- _Available records_

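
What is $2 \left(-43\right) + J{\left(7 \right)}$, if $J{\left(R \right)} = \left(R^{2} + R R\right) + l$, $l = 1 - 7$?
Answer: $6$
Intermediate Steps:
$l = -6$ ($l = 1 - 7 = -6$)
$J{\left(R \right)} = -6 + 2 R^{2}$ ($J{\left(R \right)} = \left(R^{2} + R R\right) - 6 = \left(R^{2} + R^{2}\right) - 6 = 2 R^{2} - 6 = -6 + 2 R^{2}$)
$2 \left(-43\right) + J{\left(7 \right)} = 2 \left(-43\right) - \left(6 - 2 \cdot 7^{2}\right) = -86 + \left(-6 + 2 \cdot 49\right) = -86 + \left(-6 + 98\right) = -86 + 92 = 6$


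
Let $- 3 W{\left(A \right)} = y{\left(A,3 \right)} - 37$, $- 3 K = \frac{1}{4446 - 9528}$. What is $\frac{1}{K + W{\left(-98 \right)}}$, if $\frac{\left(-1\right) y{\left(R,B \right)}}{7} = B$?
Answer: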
...
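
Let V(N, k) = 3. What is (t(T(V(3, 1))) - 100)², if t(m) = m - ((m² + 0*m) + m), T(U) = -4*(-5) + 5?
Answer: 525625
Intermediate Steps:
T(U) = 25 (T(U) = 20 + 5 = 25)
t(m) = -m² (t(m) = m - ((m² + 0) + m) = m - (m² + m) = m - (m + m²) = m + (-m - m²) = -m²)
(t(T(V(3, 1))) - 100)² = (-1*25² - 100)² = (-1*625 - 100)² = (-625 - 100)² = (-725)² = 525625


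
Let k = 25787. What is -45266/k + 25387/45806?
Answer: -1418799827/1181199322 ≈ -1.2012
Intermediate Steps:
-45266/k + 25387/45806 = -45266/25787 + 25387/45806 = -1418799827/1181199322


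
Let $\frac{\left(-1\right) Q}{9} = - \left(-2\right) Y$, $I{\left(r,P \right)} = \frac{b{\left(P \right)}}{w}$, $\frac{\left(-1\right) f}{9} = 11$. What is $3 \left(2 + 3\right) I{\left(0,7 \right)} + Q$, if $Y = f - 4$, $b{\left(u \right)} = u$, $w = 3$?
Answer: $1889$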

- _Exercise instructions_
Every line from the line containing "Let V(N, k)" through the line containing "Answer: $1889$" in the records above must be retyped exactly. Leave out the rest.

- _Answer area_
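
Let V(N, k) = 3. What is (t(T(V(3, 1))) - 100)², if t(m) = m - ((m² + 0*m) + m), T(U) = -4*(-5) + 5?
Answer: 525625
Intermediate Steps:
T(U) = 25 (T(U) = 20 + 5 = 25)
t(m) = -m² (t(m) = m - ((m² + 0) + m) = m - (m² + m) = m - (m + m²) = m + (-m - m²) = -m²)
(t(T(V(3, 1))) - 100)² = (-1*25² - 100)² = (-1*625 - 100)² = (-625 - 100)² = (-725)² = 525625


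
Let k = 25787. What is -45266/k + 25387/45806?
Answer: -1418799827/1181199322 ≈ -1.2012
Intermediate Steps:
-45266/k + 25387/45806 = -45266/25787 + 25387/45806 = -1418799827/1181199322


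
Let $\frac{\left(-1\right) Q}{9} = - \left(-2\right) Y$, $I{\left(r,P \right)} = \frac{b{\left(P \right)}}{w}$, $\frac{\left(-1\right) f}{9} = 11$. What is $3 \left(2 + 3\right) I{\left(0,7 \right)} + Q$, if $Y = f - 4$, $b{\left(u \right)} = u$, $w = 3$?
Answer: $1889$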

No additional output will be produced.